=== Section Start ===

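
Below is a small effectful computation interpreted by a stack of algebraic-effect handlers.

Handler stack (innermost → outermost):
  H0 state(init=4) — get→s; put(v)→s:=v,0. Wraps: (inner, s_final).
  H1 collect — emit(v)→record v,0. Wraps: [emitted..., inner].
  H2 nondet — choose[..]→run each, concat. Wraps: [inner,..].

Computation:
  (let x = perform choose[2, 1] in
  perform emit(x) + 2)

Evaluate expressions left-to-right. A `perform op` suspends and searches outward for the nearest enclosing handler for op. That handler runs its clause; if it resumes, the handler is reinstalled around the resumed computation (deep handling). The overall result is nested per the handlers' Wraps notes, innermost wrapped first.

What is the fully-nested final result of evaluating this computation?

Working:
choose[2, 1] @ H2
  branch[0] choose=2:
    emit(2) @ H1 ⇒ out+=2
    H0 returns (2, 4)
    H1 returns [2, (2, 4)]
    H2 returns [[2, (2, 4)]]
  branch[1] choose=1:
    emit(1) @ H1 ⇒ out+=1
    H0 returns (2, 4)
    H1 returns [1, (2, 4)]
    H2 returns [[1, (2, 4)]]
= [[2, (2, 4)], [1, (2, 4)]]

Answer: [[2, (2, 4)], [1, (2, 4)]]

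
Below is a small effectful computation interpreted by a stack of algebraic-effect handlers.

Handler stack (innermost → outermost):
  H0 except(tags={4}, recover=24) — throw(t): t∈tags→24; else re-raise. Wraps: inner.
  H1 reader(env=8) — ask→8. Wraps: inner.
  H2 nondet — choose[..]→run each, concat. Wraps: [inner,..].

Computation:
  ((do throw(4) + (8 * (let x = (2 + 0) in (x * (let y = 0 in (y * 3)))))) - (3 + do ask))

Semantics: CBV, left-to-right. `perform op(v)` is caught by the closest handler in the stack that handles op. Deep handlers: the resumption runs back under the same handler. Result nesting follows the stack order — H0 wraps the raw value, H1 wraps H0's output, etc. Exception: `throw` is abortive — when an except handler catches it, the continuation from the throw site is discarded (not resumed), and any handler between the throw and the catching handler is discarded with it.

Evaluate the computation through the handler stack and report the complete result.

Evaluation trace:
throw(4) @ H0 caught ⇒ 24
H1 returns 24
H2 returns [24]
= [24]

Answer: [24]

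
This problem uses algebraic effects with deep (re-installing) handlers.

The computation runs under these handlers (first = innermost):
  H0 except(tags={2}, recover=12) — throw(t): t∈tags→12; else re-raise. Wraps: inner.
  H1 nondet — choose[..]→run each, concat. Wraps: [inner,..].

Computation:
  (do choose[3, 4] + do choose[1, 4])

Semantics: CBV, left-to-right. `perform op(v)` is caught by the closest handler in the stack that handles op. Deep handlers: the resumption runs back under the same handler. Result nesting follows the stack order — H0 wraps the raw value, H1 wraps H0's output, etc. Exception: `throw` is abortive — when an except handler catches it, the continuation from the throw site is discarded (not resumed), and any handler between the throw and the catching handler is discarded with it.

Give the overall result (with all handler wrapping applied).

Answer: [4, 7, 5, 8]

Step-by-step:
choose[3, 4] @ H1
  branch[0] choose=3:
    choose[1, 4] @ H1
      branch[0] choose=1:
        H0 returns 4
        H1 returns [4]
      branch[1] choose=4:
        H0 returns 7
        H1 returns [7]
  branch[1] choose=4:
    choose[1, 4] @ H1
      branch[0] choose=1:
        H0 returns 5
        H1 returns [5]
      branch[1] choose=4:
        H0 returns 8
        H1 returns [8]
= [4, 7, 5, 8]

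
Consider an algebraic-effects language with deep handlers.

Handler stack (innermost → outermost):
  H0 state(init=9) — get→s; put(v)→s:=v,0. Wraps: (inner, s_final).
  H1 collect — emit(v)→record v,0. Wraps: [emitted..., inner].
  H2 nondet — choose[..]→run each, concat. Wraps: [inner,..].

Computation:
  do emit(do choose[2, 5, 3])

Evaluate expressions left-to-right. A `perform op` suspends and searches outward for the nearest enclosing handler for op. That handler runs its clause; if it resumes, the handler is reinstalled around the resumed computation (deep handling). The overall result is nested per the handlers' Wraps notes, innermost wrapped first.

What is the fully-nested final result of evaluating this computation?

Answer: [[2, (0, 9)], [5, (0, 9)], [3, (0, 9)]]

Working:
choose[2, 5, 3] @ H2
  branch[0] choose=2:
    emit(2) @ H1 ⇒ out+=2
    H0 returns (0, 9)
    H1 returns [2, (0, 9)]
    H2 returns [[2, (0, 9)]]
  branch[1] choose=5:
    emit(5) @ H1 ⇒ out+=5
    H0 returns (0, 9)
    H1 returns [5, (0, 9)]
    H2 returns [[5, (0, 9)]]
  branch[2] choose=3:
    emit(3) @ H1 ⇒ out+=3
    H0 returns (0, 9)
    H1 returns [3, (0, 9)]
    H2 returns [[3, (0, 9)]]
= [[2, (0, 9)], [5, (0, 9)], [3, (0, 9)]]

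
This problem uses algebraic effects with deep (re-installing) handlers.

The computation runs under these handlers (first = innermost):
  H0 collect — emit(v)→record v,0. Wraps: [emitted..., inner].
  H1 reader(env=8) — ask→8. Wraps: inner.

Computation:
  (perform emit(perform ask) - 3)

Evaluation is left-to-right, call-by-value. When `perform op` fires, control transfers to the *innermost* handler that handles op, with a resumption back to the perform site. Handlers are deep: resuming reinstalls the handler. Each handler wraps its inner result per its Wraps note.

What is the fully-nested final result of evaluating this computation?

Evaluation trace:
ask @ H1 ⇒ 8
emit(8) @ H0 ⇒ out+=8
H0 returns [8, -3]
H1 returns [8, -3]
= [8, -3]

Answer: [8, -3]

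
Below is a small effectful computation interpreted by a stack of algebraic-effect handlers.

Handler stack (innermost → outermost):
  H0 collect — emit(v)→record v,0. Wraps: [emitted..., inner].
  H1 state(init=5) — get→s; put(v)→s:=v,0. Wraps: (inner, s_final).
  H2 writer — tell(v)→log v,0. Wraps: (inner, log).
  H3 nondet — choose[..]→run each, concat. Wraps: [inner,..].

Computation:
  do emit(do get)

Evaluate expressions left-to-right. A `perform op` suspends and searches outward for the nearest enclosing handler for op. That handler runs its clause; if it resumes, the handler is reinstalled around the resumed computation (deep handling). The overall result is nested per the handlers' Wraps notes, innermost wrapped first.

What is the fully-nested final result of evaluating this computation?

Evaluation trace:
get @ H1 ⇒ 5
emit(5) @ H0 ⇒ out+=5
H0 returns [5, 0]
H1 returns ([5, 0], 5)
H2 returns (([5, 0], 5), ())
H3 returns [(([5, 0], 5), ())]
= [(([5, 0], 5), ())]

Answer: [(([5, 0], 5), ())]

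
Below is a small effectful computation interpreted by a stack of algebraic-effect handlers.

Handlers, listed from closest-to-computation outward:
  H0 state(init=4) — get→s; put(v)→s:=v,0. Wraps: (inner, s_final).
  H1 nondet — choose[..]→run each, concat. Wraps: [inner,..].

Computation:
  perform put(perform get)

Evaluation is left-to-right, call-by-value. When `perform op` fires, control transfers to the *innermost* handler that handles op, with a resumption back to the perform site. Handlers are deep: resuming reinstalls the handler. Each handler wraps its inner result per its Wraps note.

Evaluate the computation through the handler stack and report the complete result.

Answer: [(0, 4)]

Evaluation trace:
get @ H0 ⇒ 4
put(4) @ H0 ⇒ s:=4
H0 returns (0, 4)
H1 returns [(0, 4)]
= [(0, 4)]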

=== Section End ===
=== Section Start ===

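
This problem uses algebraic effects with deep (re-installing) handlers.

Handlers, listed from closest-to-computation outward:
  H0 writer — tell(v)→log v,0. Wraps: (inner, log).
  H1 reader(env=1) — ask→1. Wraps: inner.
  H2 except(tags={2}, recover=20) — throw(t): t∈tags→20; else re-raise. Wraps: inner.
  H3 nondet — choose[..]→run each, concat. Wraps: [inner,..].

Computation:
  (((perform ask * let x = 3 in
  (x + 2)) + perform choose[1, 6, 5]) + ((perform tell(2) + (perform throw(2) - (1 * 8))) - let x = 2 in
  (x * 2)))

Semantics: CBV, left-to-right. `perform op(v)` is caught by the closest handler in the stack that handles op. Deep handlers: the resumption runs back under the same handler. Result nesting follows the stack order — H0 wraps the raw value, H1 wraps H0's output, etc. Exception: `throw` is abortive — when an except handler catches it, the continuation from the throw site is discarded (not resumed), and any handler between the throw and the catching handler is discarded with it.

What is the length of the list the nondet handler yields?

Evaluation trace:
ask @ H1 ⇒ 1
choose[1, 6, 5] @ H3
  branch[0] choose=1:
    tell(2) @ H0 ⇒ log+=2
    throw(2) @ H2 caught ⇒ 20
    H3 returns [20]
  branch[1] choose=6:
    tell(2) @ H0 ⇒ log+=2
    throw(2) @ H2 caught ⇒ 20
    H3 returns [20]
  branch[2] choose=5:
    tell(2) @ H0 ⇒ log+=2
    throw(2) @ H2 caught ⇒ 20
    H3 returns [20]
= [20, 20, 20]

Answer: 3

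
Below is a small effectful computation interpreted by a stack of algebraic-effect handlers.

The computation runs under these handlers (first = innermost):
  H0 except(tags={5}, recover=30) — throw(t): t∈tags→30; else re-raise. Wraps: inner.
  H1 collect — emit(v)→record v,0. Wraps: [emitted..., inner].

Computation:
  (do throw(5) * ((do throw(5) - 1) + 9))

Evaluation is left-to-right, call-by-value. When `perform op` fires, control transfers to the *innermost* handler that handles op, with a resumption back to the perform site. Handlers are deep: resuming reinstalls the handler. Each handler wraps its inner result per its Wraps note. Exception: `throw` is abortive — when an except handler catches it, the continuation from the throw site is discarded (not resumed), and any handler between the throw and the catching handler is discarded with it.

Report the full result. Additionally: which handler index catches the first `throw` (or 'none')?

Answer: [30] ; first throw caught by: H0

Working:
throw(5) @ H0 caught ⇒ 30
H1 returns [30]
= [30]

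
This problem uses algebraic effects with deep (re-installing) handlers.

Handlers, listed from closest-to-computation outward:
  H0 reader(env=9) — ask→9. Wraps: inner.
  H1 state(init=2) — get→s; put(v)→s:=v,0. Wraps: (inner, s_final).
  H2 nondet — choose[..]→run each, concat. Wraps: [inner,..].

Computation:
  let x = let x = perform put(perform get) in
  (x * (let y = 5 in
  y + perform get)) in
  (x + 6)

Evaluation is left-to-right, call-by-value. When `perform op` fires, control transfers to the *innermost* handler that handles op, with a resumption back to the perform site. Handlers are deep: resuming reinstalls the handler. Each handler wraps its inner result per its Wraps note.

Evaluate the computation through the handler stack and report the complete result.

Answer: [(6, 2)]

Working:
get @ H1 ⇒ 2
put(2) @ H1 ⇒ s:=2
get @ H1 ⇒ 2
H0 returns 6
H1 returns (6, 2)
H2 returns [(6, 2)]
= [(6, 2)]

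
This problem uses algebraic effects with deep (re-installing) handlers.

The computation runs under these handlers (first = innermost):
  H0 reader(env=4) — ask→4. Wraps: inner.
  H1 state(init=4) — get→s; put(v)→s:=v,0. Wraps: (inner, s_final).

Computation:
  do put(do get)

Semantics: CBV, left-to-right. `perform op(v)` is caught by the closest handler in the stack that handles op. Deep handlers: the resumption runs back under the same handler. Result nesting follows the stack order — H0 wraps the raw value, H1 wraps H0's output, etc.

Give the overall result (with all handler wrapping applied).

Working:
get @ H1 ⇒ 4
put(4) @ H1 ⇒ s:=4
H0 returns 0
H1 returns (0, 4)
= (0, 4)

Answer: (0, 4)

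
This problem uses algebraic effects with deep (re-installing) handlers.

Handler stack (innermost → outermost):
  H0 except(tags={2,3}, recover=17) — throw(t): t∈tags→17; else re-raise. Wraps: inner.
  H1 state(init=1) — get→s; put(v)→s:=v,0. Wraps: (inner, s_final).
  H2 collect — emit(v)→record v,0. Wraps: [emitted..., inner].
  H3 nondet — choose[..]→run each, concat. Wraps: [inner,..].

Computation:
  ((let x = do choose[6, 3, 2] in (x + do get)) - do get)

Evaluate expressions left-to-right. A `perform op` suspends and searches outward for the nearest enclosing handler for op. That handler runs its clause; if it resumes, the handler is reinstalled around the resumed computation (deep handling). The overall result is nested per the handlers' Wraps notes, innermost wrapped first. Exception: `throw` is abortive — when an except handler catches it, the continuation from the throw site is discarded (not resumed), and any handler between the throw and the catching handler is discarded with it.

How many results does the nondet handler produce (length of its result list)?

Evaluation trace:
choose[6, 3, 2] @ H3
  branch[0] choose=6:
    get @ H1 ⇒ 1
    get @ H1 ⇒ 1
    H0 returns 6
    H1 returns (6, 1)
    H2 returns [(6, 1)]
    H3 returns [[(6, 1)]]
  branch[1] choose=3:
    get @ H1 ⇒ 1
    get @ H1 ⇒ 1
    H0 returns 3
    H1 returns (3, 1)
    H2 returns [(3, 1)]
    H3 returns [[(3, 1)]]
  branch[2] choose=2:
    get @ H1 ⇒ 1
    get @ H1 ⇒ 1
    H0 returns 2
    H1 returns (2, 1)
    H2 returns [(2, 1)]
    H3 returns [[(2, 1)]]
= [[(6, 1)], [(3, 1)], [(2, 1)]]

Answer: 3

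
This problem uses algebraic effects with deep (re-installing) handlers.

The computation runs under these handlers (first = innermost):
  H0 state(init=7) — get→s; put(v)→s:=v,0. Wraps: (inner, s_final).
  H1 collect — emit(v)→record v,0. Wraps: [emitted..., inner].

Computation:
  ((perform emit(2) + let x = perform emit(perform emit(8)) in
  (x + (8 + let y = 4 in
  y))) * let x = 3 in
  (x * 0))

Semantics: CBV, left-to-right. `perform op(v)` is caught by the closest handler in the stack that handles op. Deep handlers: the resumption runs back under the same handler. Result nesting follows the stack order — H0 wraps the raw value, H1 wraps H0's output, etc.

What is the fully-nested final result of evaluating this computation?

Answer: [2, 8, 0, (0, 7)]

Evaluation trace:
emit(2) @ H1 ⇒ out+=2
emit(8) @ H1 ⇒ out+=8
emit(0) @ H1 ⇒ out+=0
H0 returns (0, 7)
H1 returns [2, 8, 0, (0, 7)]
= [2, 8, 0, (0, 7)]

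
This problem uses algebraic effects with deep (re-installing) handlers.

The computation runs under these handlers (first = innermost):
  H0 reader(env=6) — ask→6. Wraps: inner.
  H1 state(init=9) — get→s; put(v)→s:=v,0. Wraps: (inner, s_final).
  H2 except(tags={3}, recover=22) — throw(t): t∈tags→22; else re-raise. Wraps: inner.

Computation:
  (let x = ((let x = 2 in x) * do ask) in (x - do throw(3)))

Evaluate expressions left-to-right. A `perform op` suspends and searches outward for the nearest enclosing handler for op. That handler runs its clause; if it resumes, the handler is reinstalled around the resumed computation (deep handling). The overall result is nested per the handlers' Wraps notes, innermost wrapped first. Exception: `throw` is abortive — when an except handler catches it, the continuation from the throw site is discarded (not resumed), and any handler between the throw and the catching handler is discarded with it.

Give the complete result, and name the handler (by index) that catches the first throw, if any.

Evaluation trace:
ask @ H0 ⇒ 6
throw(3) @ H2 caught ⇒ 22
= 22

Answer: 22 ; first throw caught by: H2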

=== Section End ===
=== Section Start ===

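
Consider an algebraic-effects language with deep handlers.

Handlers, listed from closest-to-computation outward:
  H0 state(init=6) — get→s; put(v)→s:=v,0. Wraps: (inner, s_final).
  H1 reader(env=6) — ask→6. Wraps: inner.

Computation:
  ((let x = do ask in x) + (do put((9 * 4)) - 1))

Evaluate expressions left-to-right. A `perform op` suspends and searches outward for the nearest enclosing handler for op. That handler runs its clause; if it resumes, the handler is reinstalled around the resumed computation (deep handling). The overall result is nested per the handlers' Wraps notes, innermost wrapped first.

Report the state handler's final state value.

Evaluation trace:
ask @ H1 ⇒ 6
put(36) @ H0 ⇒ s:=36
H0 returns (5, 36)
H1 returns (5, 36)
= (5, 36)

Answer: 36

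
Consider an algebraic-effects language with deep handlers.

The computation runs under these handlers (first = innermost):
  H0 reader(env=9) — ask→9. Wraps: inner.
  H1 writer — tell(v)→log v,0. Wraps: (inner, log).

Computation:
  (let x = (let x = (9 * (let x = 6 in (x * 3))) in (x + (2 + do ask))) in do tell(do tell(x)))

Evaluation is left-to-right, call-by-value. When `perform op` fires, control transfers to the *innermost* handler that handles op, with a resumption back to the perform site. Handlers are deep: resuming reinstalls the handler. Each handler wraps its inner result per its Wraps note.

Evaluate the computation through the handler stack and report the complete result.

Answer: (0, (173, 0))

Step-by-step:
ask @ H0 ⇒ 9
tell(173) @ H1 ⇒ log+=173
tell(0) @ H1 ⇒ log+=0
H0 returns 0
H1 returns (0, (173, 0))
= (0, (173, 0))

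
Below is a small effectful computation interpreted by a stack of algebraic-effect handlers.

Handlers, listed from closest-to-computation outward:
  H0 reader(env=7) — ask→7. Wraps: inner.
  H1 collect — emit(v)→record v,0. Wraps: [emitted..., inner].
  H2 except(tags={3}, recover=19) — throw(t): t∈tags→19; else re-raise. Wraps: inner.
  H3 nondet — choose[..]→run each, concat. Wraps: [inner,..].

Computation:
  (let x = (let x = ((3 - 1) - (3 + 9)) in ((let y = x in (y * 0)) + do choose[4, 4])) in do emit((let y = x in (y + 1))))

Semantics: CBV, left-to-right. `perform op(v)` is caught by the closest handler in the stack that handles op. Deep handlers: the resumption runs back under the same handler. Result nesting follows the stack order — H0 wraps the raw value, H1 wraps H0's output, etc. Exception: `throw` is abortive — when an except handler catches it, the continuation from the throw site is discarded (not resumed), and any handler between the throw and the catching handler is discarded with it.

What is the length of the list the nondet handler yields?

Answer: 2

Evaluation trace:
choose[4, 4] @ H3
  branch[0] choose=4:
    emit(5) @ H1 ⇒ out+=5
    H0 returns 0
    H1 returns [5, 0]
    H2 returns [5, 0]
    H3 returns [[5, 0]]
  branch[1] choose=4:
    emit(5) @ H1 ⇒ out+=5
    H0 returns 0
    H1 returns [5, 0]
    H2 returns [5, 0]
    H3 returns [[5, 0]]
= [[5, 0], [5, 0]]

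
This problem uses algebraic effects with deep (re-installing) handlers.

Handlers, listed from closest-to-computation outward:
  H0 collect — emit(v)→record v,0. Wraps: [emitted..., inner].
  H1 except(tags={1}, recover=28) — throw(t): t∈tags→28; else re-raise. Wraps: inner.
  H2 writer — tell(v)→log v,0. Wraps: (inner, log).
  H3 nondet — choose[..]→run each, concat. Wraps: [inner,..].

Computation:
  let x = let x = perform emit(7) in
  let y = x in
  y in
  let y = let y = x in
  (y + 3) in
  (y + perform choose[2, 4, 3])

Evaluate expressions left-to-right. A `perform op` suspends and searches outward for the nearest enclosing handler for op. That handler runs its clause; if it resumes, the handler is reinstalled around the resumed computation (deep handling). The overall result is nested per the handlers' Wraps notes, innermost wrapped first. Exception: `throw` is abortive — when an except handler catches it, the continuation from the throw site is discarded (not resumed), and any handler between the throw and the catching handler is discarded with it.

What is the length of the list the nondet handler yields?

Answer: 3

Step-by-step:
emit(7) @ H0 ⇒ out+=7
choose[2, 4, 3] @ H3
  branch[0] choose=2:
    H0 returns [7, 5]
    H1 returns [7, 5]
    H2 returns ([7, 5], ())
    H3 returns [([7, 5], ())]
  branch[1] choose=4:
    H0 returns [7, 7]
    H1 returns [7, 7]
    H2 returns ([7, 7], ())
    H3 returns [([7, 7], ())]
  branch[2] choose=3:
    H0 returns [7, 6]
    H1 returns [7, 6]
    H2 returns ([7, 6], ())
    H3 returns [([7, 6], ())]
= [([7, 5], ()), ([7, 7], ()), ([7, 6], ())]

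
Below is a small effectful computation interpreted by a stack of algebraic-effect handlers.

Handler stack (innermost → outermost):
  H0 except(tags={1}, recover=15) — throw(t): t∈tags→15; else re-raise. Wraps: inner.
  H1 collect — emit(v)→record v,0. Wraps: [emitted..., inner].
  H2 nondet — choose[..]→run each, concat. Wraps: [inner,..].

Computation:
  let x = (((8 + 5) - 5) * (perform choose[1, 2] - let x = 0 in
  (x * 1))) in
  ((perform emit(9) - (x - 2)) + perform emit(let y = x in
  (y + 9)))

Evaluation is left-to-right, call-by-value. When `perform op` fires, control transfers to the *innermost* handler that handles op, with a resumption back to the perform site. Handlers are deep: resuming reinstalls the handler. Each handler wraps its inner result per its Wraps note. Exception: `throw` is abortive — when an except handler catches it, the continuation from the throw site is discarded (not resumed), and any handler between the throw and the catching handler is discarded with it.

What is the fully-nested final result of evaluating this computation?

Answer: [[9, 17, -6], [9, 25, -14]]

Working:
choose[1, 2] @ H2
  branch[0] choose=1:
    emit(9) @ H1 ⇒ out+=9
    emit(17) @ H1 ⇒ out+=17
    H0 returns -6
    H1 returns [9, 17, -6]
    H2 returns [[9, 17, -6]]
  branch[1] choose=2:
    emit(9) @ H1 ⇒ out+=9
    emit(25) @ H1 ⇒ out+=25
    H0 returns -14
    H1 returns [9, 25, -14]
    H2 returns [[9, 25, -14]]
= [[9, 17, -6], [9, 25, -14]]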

=== Section End ===

▶ What the task requires
Determine how many lines of the records above hold the word "writer" and give the number with nothing added.

▶ Task solution
4